**DIRECTIONS**
Print each record below word for word.

**DATA SHOWN**
- Opening Delimiter -
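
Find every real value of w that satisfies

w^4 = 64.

Let u = w^2. The equation becomes u^2 - 64 = 0.
Factor: (u - 8)(u + 8) = 0, so u = 8 or u = -8.
w^2 = 8 gives w = +/-2*sqrt(2) ~= +/-2.8284.
w^2 = -8 < 0 has no real solution.

w = -2.8284 or w = 2.8284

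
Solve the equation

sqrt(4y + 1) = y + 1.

y = 0 or y = 2

Square both sides: 4y + 1 = (y + 1)^2.
Expand and rearrange: y^2 - 2y = 0.
Solving gives y = 2 or y = 0.
Check each candidate in the original equation:
  y = 2: sqrt(9) = 3, while y + 1 = 3 — valid.
  y = 0: sqrt(1) = 1, while y + 1 = 1 — valid.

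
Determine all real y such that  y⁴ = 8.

Let u = y². The equation becomes u² - 8 = 0.
By the quadratic formula, u = 2·√(2) or u = -2·√(2).
y² = 2·√(2) gives y = ±2^(3/4) ≈ ±1.6818.
y² = -2·√(2) < 0 has no real solution.

y = -1.6818 or y = 1.6818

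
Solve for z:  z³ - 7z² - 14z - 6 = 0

z = -1 or z = -0.6904 or z = 8.6904

Possible rational roots are divisors of -6. Testing z = -1 gives 0, so (z + 1) is a factor.
Divide: z³ - 7z² - 14z - 6 = (z + 1)(z² - 8z - 6).
Apply the quadratic formula to z² - 8z - 6 = 0: z = (8 ± √88)/2, i.e. z ≈ 8.6904 or z ≈ -0.6904.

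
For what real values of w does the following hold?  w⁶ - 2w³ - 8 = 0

Let u = w³. The equation becomes u² - 2u - 8 = 0.
Factor: (u - 4)(u + 2) = 0, so u = 4 or u = -2.
w³ = 4 gives w = ∛(4) ≈ 1.5874.
w³ = -2 gives w = -∛(2) ≈ -1.2599.

w = -1.2599 or w = 1.5874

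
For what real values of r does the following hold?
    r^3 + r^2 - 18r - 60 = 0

r = 5

Possible rational roots are divisors of -60. Testing r = 5 gives 0, so (r - 5) is a factor.
Divide: r^3 + r^2 - 18r - 60 = (r - 5)(r^2 + 6r + 12).
The quadratic r^2 + 6r + 12 has discriminant -12 < 0, so no further real roots.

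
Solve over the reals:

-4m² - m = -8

Rearrange to standard form: -4m² - m + 8 = 0.
Discriminant: (-1)² − 4·(-4)·8 = 129.
Quadratic formula: m = (1 ± √129) / (-8).
So m = -√(129)/8 - 1/8 ≈ -1.5447 or m = -1/8 + √(129)/8 ≈ 1.2947.

m = -1.5447 or m = 1.2947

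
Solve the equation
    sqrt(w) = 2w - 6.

w = 4

Square both sides: w = (2w - 6)^2.
Expand and rearrange: 4w^2 - 25w + 36 = 0.
Solving gives w = 4 or w = 2.25.
Check each candidate in the original equation:
  w = 4: sqrt(4) = 2, while 2w - 6 = 2 — valid.
  w = 2.25: sqrt(2.25) = 1.5, while 2w - 6 = -1.5 — extraneous.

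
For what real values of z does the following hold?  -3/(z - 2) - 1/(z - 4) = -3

z = 2.7847 or z = 4.5486

Multiply both sides by (z - 2)(z - 4):
-3(z - 4) - (z - 2) = -3(z - 2)(z - 4).
Expand and collect terms: -3z^2 + 22z - 38 = 0.
By the quadratic formula, z = (-22 +/- sqrt(28)) / -6, so z ~= 2.7847 or z ~= 4.5486.
Neither value makes a denominator zero (z != 2, z != 4), so both are valid.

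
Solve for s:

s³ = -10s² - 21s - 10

Rearrange: s³ + 10s² + 21s + 10 = 0.
Possible rational roots are divisors of 10. Testing s = -2 gives 0, so (s + 2) is a factor.
Divide: s³ + 10s² + 21s + 10 = (s + 2)(s² + 8s + 5).
Apply the quadratic formula to s² + 8s + 5 = 0: s = (-8 ± √44)/2, i.e. s ≈ -0.6834 or s ≈ -7.3166.

s = -7.3166 or s = -2 or s = -0.6834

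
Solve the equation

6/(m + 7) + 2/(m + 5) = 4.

m = -6 or m = -4

Multiply both sides by (m + 7)(m + 5):
6(m + 5) + 2(m + 7) = 4(m + 7)(m + 5).
Expand and collect terms: 4m^2 + 40m + 96 = 0.
Factor or apply the quadratic formula: m = -4 or m = -6.
Neither value makes a denominator zero (m != -7, m != -5), so both are valid.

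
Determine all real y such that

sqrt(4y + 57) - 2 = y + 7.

y = -2

Isolate the radical: sqrt(4y + 57) = y + 9.
Square both sides: 4y + 57 = (y + 9)^2.
Expand and rearrange: y^2 + 14y + 24 = 0.
Solving gives y = -2 or y = -12.
Check each candidate in the original equation:
  y = -2: sqrt(49) = 7, while y + 9 = 7 — valid.
  y = -12: sqrt(9) = 3, while y + 9 = -3 — extraneous.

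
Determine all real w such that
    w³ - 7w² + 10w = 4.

w = 0.7639 or w = 1 or w = 5.2361

Rearrange: w³ - 7w² + 10w - 4 = 0.
Possible rational roots are divisors of -4. Testing w = 1 gives 0, so (w - 1) is a factor.
Divide: w³ - 7w² + 10w - 4 = (w - 1)(w² - 6w + 4).
Apply the quadratic formula to w² - 6w + 4 = 0: w = (6 ± √20)/2, i.e. w ≈ 5.2361 or w ≈ 0.7639.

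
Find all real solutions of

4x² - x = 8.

x = -1.2947 or x = 1.5447

Rearrange to standard form: 4x² - x - 8 = 0.
Discriminant: (-1)² − 4·4·(-8) = 129.
Quadratic formula: x = (1 ± √129) / 8.
So x = 1/8 + √(129)/8 ≈ 1.5447 or x = 1/8 - √(129)/8 ≈ -1.2947.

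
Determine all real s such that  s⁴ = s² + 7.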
- Closing Delimiter -
**ANSWER FOR THE TASK**
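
Find every real value of w that satisfies

w^4 = 64.

Let u = w^2. The equation becomes u^2 - 64 = 0.
Factor: (u - 8)(u + 8) = 0, so u = 8 or u = -8.
w^2 = 8 gives w = +/-2*sqrt(2) ~= +/-2.8284.
w^2 = -8 < 0 has no real solution.

w = -2.8284 or w = 2.8284

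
Solve the equation

sqrt(4y + 1) = y + 1.

y = 0 or y = 2

Square both sides: 4y + 1 = (y + 1)^2.
Expand and rearrange: y^2 - 2y = 0.
Solving gives y = 2 or y = 0.
Check each candidate in the original equation:
  y = 2: sqrt(9) = 3, while y + 1 = 3 — valid.
  y = 0: sqrt(1) = 1, while y + 1 = 1 — valid.

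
Determine all real y such that  y⁴ = 8.

Let u = y². The equation becomes u² - 8 = 0.
By the quadratic formula, u = 2·√(2) or u = -2·√(2).
y² = 2·√(2) gives y = ±2^(3/4) ≈ ±1.6818.
y² = -2·√(2) < 0 has no real solution.

y = -1.6818 or y = 1.6818

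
Solve for z:  z³ - 7z² - 14z - 6 = 0

z = -1 or z = -0.6904 or z = 8.6904

Possible rational roots are divisors of -6. Testing z = -1 gives 0, so (z + 1) is a factor.
Divide: z³ - 7z² - 14z - 6 = (z + 1)(z² - 8z - 6).
Apply the quadratic formula to z² - 8z - 6 = 0: z = (8 ± √88)/2, i.e. z ≈ 8.6904 or z ≈ -0.6904.

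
For what real values of w does the following hold?  w⁶ - 2w³ - 8 = 0

Let u = w³. The equation becomes u² - 2u - 8 = 0.
Factor: (u - 4)(u + 2) = 0, so u = 4 or u = -2.
w³ = 4 gives w = ∛(4) ≈ 1.5874.
w³ = -2 gives w = -∛(2) ≈ -1.2599.

w = -1.2599 or w = 1.5874

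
For what real values of r does the following hold?
    r^3 + r^2 - 18r - 60 = 0

r = 5

Possible rational roots are divisors of -60. Testing r = 5 gives 0, so (r - 5) is a factor.
Divide: r^3 + r^2 - 18r - 60 = (r - 5)(r^2 + 6r + 12).
The quadratic r^2 + 6r + 12 has discriminant -12 < 0, so no further real roots.

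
Solve over the reals:

-4m² - m = -8

Rearrange to standard form: -4m² - m + 8 = 0.
Discriminant: (-1)² − 4·(-4)·8 = 129.
Quadratic formula: m = (1 ± √129) / (-8).
So m = -√(129)/8 - 1/8 ≈ -1.5447 or m = -1/8 + √(129)/8 ≈ 1.2947.

m = -1.5447 or m = 1.2947

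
Solve the equation
    sqrt(w) = 2w - 6.

w = 4

Square both sides: w = (2w - 6)^2.
Expand and rearrange: 4w^2 - 25w + 36 = 0.
Solving gives w = 4 or w = 2.25.
Check each candidate in the original equation:
  w = 4: sqrt(4) = 2, while 2w - 6 = 2 — valid.
  w = 2.25: sqrt(2.25) = 1.5, while 2w - 6 = -1.5 — extraneous.

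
For what real values of z does the following hold?  -3/(z - 2) - 1/(z - 4) = -3

z = 2.7847 or z = 4.5486

Multiply both sides by (z - 2)(z - 4):
-3(z - 4) - (z - 2) = -3(z - 2)(z - 4).
Expand and collect terms: -3z^2 + 22z - 38 = 0.
By the quadratic formula, z = (-22 +/- sqrt(28)) / -6, so z ~= 2.7847 or z ~= 4.5486.
Neither value makes a denominator zero (z != 2, z != 4), so both are valid.

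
Solve for s:

s³ = -10s² - 21s - 10

Rearrange: s³ + 10s² + 21s + 10 = 0.
Possible rational roots are divisors of 10. Testing s = -2 gives 0, so (s + 2) is a factor.
Divide: s³ + 10s² + 21s + 10 = (s + 2)(s² + 8s + 5).
Apply the quadratic formula to s² + 8s + 5 = 0: s = (-8 ± √44)/2, i.e. s ≈ -0.6834 or s ≈ -7.3166.

s = -7.3166 or s = -2 or s = -0.6834

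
Solve the equation

6/(m + 7) + 2/(m + 5) = 4.

m = -6 or m = -4

Multiply both sides by (m + 7)(m + 5):
6(m + 5) + 2(m + 7) = 4(m + 7)(m + 5).
Expand and collect terms: 4m^2 + 40m + 96 = 0.
Factor or apply the quadratic formula: m = -4 or m = -6.
Neither value makes a denominator zero (m != -7, m != -5), so both are valid.

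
Determine all real y such that

sqrt(4y + 57) - 2 = y + 7.

y = -2

Isolate the radical: sqrt(4y + 57) = y + 9.
Square both sides: 4y + 57 = (y + 9)^2.
Expand and rearrange: y^2 + 14y + 24 = 0.
Solving gives y = -2 or y = -12.
Check each candidate in the original equation:
  y = -2: sqrt(49) = 7, while y + 9 = 7 — valid.
  y = -12: sqrt(9) = 3, while y + 9 = -3 — extraneous.

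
Determine all real w such that
    w³ - 7w² + 10w = 4.

w = 0.7639 or w = 1 or w = 5.2361

Rearrange: w³ - 7w² + 10w - 4 = 0.
Possible rational roots are divisors of -4. Testing w = 1 gives 0, so (w - 1) is a factor.
Divide: w³ - 7w² + 10w - 4 = (w - 1)(w² - 6w + 4).
Apply the quadratic formula to w² - 6w + 4 = 0: w = (6 ± √20)/2, i.e. w ≈ 5.2361 or w ≈ 0.7639.

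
Find all real solutions of

4x² - x = 8.

x = -1.2947 or x = 1.5447

Rearrange to standard form: 4x² - x - 8 = 0.
Discriminant: (-1)² − 4·4·(-8) = 129.
Quadratic formula: x = (1 ± √129) / 8.
So x = 1/8 + √(129)/8 ≈ 1.5447 or x = 1/8 - √(129)/8 ≈ -1.2947.

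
Determine all real s such that  s⁴ = s² + 7.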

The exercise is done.